## TASK ITEM
Gather every line of the entries that includes the word "Derivative".

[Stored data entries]
* * *
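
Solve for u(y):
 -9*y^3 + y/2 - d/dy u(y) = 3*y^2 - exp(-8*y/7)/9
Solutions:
 u(y) = C1 - 9*y^4/4 - y^3 + y^2/4 - 7*exp(-8*y/7)/72


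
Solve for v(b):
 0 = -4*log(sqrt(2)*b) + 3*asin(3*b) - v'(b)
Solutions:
 v(b) = C1 - 4*b*log(b) + 3*b*asin(3*b) - 2*b*log(2) + 4*b + sqrt(1 - 9*b^2)


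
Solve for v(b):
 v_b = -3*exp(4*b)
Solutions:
 v(b) = C1 - 3*exp(4*b)/4


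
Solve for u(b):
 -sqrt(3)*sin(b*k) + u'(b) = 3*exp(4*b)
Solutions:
 u(b) = C1 + 3*exp(4*b)/4 - sqrt(3)*cos(b*k)/k


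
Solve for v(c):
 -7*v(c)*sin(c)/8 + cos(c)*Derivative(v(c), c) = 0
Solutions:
 v(c) = C1/cos(c)^(7/8)


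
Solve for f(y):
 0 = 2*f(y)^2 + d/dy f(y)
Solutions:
 f(y) = 1/(C1 + 2*y)


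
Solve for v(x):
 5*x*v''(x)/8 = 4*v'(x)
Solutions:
 v(x) = C1 + C2*x^(37/5)


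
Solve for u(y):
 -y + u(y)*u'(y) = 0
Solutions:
 u(y) = -sqrt(C1 + y^2)
 u(y) = sqrt(C1 + y^2)


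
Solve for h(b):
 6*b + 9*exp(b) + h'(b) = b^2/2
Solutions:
 h(b) = C1 + b^3/6 - 3*b^2 - 9*exp(b)


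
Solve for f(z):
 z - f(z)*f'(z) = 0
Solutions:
 f(z) = -sqrt(C1 + z^2)
 f(z) = sqrt(C1 + z^2)


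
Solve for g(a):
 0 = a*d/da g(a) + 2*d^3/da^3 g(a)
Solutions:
 g(a) = C1 + Integral(C2*airyai(-2^(2/3)*a/2) + C3*airybi(-2^(2/3)*a/2), a)


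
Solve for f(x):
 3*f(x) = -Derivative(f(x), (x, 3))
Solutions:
 f(x) = C3*exp(-3^(1/3)*x) + (C1*sin(3^(5/6)*x/2) + C2*cos(3^(5/6)*x/2))*exp(3^(1/3)*x/2)


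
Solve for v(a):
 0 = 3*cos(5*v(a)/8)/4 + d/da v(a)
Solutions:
 3*a/4 - 4*log(sin(5*v(a)/8) - 1)/5 + 4*log(sin(5*v(a)/8) + 1)/5 = C1


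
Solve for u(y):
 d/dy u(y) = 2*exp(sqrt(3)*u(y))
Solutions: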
* * *
## THE COMPLETED TASK
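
 -7*v(c)*sin(c)/8 + cos(c)*Derivative(v(c), c) = 0
 3*f(x) = -Derivative(f(x), (x, 3))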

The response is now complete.